TRY IT: What you return must be an exact copy of the lines in the listing below between the line holding "The quaternion algebra" and the line holding "Let a = 48608006949744145194398011569/8552550400", inclusive, and nothing more.

INPUT RECORDS:
·····

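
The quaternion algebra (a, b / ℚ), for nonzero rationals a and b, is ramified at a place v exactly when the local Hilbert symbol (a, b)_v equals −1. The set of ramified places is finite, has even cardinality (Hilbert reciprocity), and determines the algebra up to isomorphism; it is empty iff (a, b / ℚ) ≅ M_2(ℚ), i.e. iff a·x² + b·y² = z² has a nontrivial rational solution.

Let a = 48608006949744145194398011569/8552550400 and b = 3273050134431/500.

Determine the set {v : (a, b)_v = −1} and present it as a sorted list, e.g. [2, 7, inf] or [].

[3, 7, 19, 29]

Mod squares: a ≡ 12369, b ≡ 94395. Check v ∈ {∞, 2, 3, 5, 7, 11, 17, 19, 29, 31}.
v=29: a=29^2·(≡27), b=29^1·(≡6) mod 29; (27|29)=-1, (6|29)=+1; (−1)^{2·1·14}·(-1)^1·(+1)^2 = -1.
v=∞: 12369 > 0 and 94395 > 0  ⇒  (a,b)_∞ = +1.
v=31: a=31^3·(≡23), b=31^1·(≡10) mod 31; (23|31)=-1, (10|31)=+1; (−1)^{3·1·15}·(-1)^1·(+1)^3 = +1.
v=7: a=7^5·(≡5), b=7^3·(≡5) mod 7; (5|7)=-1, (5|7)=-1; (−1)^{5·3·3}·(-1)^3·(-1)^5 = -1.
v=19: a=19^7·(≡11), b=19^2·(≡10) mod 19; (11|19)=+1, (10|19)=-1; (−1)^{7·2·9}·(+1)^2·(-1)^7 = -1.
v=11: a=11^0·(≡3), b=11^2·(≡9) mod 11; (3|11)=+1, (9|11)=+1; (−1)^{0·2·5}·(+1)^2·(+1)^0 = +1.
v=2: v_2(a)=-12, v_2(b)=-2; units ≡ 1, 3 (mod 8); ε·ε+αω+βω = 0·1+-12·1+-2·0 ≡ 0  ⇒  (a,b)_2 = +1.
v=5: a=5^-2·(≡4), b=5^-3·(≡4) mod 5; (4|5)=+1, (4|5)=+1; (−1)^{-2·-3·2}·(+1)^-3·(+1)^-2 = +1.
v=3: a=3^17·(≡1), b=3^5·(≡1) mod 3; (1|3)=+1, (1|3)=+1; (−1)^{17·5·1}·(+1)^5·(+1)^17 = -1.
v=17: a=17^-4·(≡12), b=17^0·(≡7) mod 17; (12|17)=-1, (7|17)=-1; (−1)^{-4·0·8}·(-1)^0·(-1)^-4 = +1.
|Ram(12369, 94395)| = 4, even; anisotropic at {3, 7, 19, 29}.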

·····

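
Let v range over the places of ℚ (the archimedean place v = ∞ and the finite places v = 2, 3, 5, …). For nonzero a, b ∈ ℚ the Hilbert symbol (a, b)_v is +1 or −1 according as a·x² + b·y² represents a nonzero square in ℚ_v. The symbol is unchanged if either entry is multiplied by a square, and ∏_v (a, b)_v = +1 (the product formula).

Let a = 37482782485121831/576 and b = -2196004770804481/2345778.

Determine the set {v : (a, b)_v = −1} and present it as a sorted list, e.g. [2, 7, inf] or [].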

·····

FINAL ANSWER:
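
The quaternion algebra (a, b / ℚ), for nonzero rationals a and b, is ramified at a place v exactly when the local Hilbert symbol (a, b)_v equals −1. The set of ramified places is finite, has even cardinality (Hilbert reciprocity), and determines the algebra up to isomorphism; it is empty iff (a, b / ℚ) ≅ M_2(ℚ), i.e. iff a·x² + b·y² = z² has a nontrivial rational solution.

Let a = 48608006949744145194398011569/8552550400 and b = 3273050134431/500.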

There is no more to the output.